-- ABOUT THIS TASK --
Transcribe each of the entries exactly.

[Items listed in a dataset]
▬▬▬▬▬▬

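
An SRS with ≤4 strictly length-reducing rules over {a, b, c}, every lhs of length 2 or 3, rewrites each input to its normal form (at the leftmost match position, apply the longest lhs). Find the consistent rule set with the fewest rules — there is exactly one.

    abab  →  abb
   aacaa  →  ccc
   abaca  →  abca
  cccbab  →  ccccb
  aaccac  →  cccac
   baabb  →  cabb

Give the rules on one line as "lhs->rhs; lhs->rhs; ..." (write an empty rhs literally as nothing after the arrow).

  | abab => abb
  | aacaa => ccaa => ccc
  | abaca => abca
  | cccbab => ccccb

aa->c; aba->ab; ba->c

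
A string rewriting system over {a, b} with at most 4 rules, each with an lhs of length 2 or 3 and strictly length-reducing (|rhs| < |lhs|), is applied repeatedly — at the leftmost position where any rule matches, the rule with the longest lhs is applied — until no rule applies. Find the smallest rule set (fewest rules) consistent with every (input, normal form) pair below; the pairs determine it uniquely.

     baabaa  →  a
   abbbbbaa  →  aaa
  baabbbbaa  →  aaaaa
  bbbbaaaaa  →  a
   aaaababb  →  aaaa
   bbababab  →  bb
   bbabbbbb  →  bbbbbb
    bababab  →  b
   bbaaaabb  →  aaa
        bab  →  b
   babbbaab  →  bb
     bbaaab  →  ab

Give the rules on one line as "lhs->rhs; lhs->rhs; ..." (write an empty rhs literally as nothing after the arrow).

  | baabaa => abaa => a
  | abbbbbaa => aabbbaa => aaabaa => aaa
  | baabbbbaa => abbbbaa => aabbaa => aaaaa
  | bbbbaaaaa => bbbaaaa => bbaaa => baa => a

aba->; abb->aa; ba->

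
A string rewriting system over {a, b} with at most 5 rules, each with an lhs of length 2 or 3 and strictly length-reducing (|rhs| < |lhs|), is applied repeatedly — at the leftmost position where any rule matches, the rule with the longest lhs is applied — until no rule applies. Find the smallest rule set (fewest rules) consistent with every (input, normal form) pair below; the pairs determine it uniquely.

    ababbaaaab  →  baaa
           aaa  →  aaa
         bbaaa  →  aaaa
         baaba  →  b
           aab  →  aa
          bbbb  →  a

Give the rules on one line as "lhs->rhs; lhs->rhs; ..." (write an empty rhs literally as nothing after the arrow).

  | ababbaaaab => bbbaaaab => abaaaab => baaab => baaa
  | aaa
  | bbaaa => aaaa
  | baaba => bab => b

ab->a; aba->b; bab->b; bb->a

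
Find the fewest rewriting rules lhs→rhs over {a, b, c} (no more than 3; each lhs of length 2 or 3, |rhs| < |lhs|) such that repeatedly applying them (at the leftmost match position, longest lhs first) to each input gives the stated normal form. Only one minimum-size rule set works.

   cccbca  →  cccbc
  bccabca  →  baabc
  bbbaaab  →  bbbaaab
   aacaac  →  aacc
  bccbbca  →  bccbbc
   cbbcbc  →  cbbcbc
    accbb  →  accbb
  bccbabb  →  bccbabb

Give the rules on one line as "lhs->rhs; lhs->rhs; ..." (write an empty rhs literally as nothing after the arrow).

ca->c; cca->aa

  | cccbca => cccbc
  | bccabca => baabca => baabc
  | bbbaaab
  | aacaac => aacac => aacc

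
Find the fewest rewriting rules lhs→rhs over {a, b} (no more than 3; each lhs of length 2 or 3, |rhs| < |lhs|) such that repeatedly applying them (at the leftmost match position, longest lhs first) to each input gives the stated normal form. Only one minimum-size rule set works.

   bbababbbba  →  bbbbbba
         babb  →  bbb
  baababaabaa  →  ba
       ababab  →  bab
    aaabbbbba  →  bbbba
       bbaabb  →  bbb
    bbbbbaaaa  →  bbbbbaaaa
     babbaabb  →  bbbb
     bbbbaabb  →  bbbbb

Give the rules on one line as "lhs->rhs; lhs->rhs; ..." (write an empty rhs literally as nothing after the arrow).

  | bbababbbba => bbbbbba
  | babb => bbb
  | baababaabaa => babaabaa => babaa => ba
  | ababab => bab

aab->; aba->; abb->bb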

▬▬▬▬▬▬

-- SOLUTION --
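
An SRS with ≤4 strictly length-reducing rules over {a, b, c}, every lhs of length 2 or 3, rewrites each input to its normal form (at the leftmost match position, apply the longest lhs). Find the consistent rule set with the fewest rules — there is exactly one.

    abab  →  abb
   aacaa  →  ccc
   abaca  →  abca
  cccbab  →  ccccb
  aaccac  →  cccac
   baabb  →  cabb

Give the rules on one line as "lhs->rhs; lhs->rhs; ..." (write an empty rhs literally as nothing after the arrow).

  | abab => abb
  | aacaa => ccaa => ccc
  | abaca => abca
  | cccbab => ccccb

aa->c; aba->ab; ba->c

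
A string rewriting system over {a, b} with at most 4 rules, each with an lhs of length 2 or 3 and strictly length-reducing (|rhs| < |lhs|), is applied repeatedly — at the leftmost position where any rule matches, the rule with the longest lhs is applied — until no rule applies. Find the smallest rule set (fewest rules) consistent with every (input, normal form) pair below; the pairs determine it uniquely.

     baabaa  →  a
   abbbbbaa  →  aaa
  baabbbbaa  →  aaaaa
  bbbbaaaaa  →  a
   aaaababb  →  aaaa
   bbababab  →  bb
   bbabbbbb  →  bbbbbb
    bababab  →  b
   bbaaaabb  →  aaa
        bab  →  b
   babbbaab  →  bb
     bbaaab  →  ab

Give the rules on one line as "lhs->rhs; lhs->rhs; ..." (write an empty rhs literally as nothing after the arrow).

  | baabaa => abaa => a
  | abbbbbaa => aabbbaa => aaabaa => aaa
  | baabbbbaa => abbbbaa => aabbaa => aaaaa
  | bbbbaaaaa => bbbaaaa => bbaaa => baa => a

aba->; abb->aa; ba->

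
A string rewriting system over {a, b} with at most 5 rules, each with an lhs of length 2 or 3 and strictly length-reducing (|rhs| < |lhs|), is applied repeatedly — at the leftmost position where any rule matches, the rule with the longest lhs is applied — until no rule applies. Find the smallest rule set (fewest rules) consistent with every (input, normal form) pair below; the pairs determine it uniquely.

    ababbaaaab  →  baaa
           aaa  →  aaa
         bbaaa  →  aaaa
         baaba  →  b
           aab  →  aa
          bbbb  →  a

Give the rules on one line as "lhs->rhs; lhs->rhs; ..." (write an empty rhs literally as nothing after the arrow).

  | ababbaaaab => bbbaaaab => abaaaab => baaab => baaa
  | aaa
  | bbaaa => aaaa
  | baaba => bab => b

ab->a; aba->b; bab->b; bb->a

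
Find the fewest rewriting rules lhs→rhs over {a, b, c} (no more than 3; each lhs of length 2 or 3, |rhs| < |lhs|) such that repeatedly applying them (at the leftmost match position, longest lhs first) to each input gives the stated normal form. Only one minimum-size rule set works.

   cccbca  →  cccbc
  bccabca  →  baabc
  bbbaaab  →  bbbaaab
   aacaac  →  aacc
  bccbbca  →  bccbbc
   cbbcbc  →  cbbcbc
    accbb  →  accbb
  bccbabb  →  bccbabb

Give the rules on one line as "lhs->rhs; lhs->rhs; ..." (write an empty rhs literally as nothing after the arrow).

ca->c; cca->aa

  | cccbca => cccbc
  | bccabca => baabca => baabc
  | bbbaaab
  | aacaac => aacac => aacc

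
Find the fewest rewriting rules lhs→rhs over {a, b} (no more than 3; each lhs of length 2 or 3, |rhs| < |lhs|) such that repeatedly applying them (at the leftmost match position, longest lhs first) to each input gives the stated normal form. Only one minimum-size rule set works.

   bbababbbba  →  bbbbbba
         babb  →  bbb
  baababaabaa  →  ba
       ababab  →  bab
    aaabbbbba  →  bbbba
       bbaabb  →  bbb
    bbbbbaaaa  →  bbbbbaaaa
     babbaabb  →  bbbb
     bbbbaabb  →  bbbbb

Give the rules on one line as "lhs->rhs; lhs->rhs; ..." (write an empty rhs literally as nothing after the arrow).

  | bbababbbba => bbbbbba
  | babb => bbb
  | baababaabaa => babaabaa => babaa => ba
  | ababab => bab

aab->; aba->; abb->bb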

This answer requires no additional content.